--- Task to carry out ---
Retype the records that come next, word for word.

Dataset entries
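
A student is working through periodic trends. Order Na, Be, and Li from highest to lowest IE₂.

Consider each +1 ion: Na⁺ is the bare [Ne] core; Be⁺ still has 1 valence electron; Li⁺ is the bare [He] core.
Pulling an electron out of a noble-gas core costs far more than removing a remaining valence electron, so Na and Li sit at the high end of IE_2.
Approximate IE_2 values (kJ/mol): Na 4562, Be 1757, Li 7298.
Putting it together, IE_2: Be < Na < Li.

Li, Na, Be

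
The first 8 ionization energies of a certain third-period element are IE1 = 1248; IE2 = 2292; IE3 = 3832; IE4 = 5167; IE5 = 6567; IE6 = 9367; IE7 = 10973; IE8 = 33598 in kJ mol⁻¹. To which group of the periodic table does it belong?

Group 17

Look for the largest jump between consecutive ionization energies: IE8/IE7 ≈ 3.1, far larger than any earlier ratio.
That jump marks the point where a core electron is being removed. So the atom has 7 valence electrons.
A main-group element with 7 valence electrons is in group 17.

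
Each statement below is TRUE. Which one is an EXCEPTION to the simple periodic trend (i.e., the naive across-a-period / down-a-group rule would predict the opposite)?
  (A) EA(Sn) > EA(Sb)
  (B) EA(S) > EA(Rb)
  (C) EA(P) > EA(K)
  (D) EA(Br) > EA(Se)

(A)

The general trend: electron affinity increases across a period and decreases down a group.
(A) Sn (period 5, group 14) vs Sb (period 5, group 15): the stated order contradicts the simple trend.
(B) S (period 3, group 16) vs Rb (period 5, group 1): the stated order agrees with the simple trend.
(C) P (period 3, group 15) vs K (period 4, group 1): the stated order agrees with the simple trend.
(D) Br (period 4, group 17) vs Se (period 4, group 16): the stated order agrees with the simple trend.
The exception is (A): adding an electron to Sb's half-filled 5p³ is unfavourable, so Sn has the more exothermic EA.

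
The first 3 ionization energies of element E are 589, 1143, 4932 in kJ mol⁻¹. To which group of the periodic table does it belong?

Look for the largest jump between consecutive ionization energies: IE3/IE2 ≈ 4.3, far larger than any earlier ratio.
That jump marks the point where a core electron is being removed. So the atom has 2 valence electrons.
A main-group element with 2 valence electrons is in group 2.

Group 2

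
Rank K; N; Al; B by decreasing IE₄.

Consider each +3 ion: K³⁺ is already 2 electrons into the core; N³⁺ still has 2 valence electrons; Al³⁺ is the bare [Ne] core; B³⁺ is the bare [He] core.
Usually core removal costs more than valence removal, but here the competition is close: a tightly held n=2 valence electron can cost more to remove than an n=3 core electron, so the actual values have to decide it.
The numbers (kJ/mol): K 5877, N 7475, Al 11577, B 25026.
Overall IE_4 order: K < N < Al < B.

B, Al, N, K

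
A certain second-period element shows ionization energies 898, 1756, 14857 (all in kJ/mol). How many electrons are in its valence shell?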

--- Answer box ---
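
A student is working through periodic trends. Order Na, Be, and Li from highest to lowest IE₂.

Consider each +1 ion: Na⁺ is the bare [Ne] core; Be⁺ still has 1 valence electron; Li⁺ is the bare [He] core.
Pulling an electron out of a noble-gas core costs far more than removing a remaining valence electron, so Na and Li sit at the high end of IE_2.
Approximate IE_2 values (kJ/mol): Na 4562, Be 1757, Li 7298.
Putting it together, IE_2: Be < Na < Li.

Li, Na, Be

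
The first 8 ionization energies of a certain third-period element are IE1 = 1248; IE2 = 2292; IE3 = 3832; IE4 = 5167; IE5 = 6567; IE6 = 9367; IE7 = 10973; IE8 = 33598 in kJ mol⁻¹. To which group of the periodic table does it belong?

Group 17

Look for the largest jump between consecutive ionization energies: IE8/IE7 ≈ 3.1, far larger than any earlier ratio.
That jump marks the point where a core electron is being removed. So the atom has 7 valence electrons.
A main-group element with 7 valence electrons is in group 17.

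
Each statement below is TRUE. Which one is an EXCEPTION to the simple periodic trend (i.e., the naive across-a-period / down-a-group rule would predict the opposite)?
  (A) EA(Sn) > EA(Sb)
  (B) EA(S) > EA(Rb)
  (C) EA(P) > EA(K)
  (D) EA(Br) > EA(Se)

(A)

The general trend: electron affinity increases across a period and decreases down a group.
(A) Sn (period 5, group 14) vs Sb (period 5, group 15): the stated order contradicts the simple trend.
(B) S (period 3, group 16) vs Rb (period 5, group 1): the stated order agrees with the simple trend.
(C) P (period 3, group 15) vs K (period 4, group 1): the stated order agrees with the simple trend.
(D) Br (period 4, group 17) vs Se (period 4, group 16): the stated order agrees with the simple trend.
The exception is (A): adding an electron to Sb's half-filled 5p³ is unfavourable, so Sn has the more exothermic EA.

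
The first 3 ionization energies of element E are 589, 1143, 4932 in kJ mol⁻¹. To which group of the periodic table does it belong?

Look for the largest jump between consecutive ionization energies: IE3/IE2 ≈ 4.3, far larger than any earlier ratio.
That jump marks the point where a core electron is being removed. So the atom has 2 valence electrons.
A main-group element with 2 valence electrons is in group 2.

Group 2

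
Rank K; N; Al; B by decreasing IE₄.

Consider each +3 ion: K³⁺ is already 2 electrons into the core; N³⁺ still has 2 valence electrons; Al³⁺ is the bare [Ne] core; B³⁺ is the bare [He] core.
Usually core removal costs more than valence removal, but here the competition is close: a tightly held n=2 valence electron can cost more to remove than an n=3 core electron, so the actual values have to decide it.
The numbers (kJ/mol): K 5877, N 7475, Al 11577, B 25026.
Overall IE_4 order: K < N < Al < B.

B, Al, N, K

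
A certain second-period element shows ionization energies 898, 1756, 14857 (all in kJ/mol). How many electrons are in its valence shell?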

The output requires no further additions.